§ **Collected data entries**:
+++++
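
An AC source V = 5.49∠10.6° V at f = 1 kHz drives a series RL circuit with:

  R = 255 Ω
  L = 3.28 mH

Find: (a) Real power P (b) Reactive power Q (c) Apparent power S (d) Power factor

Step 1 — Angular frequency: ω = 2π·f = 2π·1000 = 6283 rad/s.
Step 2 — Component impedances:
  R: Z = R = 255 Ω
  L: Z = jωL = j·6283·0.00328 = 0 + j20.61 Ω
Step 3 — Series combination: Z_total = R + L = 255 + j20.61 Ω = 255.8∠4.6° Ω.
Step 4 — Source phasor: V = 5.49∠10.6° V = 5.396 + j1.01 V.
Step 5 — Current: I = V / Z = 0.02134 + j0.002235 A = 0.02146∠6.0° A.
Step 6 — Complex power: S = V·I* = 0.1174 + j0.009491 VA.
Step 7 — Real power: P = Re(S) = 0.1174 W.
Step 8 — Reactive power: Q = Im(S) = 0.009491 VAR.
Step 9 — Apparent power: |S| = 0.1178 VA.
Step 10 — Power factor: PF = P/|S| = 0.9968 (lagging).

(a) P = 0.1174 W  (b) Q = 0.009491 VAR  (c) S = 0.1178 VA  (d) PF = 0.9968 (lagging)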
+++++
§ **TASK GOAL**:
The data above should be reproduced in full and exactly.

§ **COMPLETED EXERCISE**:
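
An AC source V = 5.49∠10.6° V at f = 1 kHz drives a series RL circuit with:

  R = 255 Ω
  L = 3.28 mH

Find: (a) Real power P (b) Reactive power Q (c) Apparent power S (d) Power factor

Step 1 — Angular frequency: ω = 2π·f = 2π·1000 = 6283 rad/s.
Step 2 — Component impedances:
  R: Z = R = 255 Ω
  L: Z = jωL = j·6283·0.00328 = 0 + j20.61 Ω
Step 3 — Series combination: Z_total = R + L = 255 + j20.61 Ω = 255.8∠4.6° Ω.
Step 4 — Source phasor: V = 5.49∠10.6° V = 5.396 + j1.01 V.
Step 5 — Current: I = V / Z = 0.02134 + j0.002235 A = 0.02146∠6.0° A.
Step 6 — Complex power: S = V·I* = 0.1174 + j0.009491 VA.
Step 7 — Real power: P = Re(S) = 0.1174 W.
Step 8 — Reactive power: Q = Im(S) = 0.009491 VAR.
Step 9 — Apparent power: |S| = 0.1178 VA.
Step 10 — Power factor: PF = P/|S| = 0.9968 (lagging).

(a) P = 0.1174 W  (b) Q = 0.009491 VAR  (c) S = 0.1178 VA  (d) PF = 0.9968 (lagging)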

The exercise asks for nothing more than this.